*** Opening of Material shown ***

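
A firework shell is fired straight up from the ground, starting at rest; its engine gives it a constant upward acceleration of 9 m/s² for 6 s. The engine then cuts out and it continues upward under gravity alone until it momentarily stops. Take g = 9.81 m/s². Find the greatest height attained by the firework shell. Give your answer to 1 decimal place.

Phase 1 (powered ascent): v₀ = 0 m/s, a = 9 m/s².
v = v₀ + at = 0 + (9)(6) = 54.0 m/s
Δx = v₀t + ½at² = 0·6 + 0.5·9·6² = 162 m

Phase 2 (coasting upward): v₀ = 54.0 m/s, a = -9.81 m/s².
v = v₀ + at → t = (0 − 54.0) / -9.81 = 5.50 s
v² = v₀² + 2aΔx → Δx = (0² − 54.0²)/(2·-9.81) = 149 m
Maximum height = 162 + 149 = 311 m

310.6 m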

*** Close of Material shown ***

An exact retyping of every line in the records is needed.

- _Response to the exercise_
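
A firework shell is fired straight up from the ground, starting at rest; its engine gives it a constant upward acceleration of 9 m/s² for 6 s. The engine then cuts out and it continues upward under gravity alone until it momentarily stops. Take g = 9.81 m/s². Find the greatest height attained by the firework shell. Give your answer to 1 decimal place.

Phase 1 (powered ascent): v₀ = 0 m/s, a = 9 m/s².
v = v₀ + at = 0 + (9)(6) = 54.0 m/s
Δx = v₀t + ½at² = 0·6 + 0.5·9·6² = 162 m

Phase 2 (coasting upward): v₀ = 54.0 m/s, a = -9.81 m/s².
v = v₀ + at → t = (0 − 54.0) / -9.81 = 5.50 s
v² = v₀² + 2aΔx → Δx = (0² − 54.0²)/(2·-9.81) = 149 m
Maximum height = 162 + 149 = 311 m

310.6 m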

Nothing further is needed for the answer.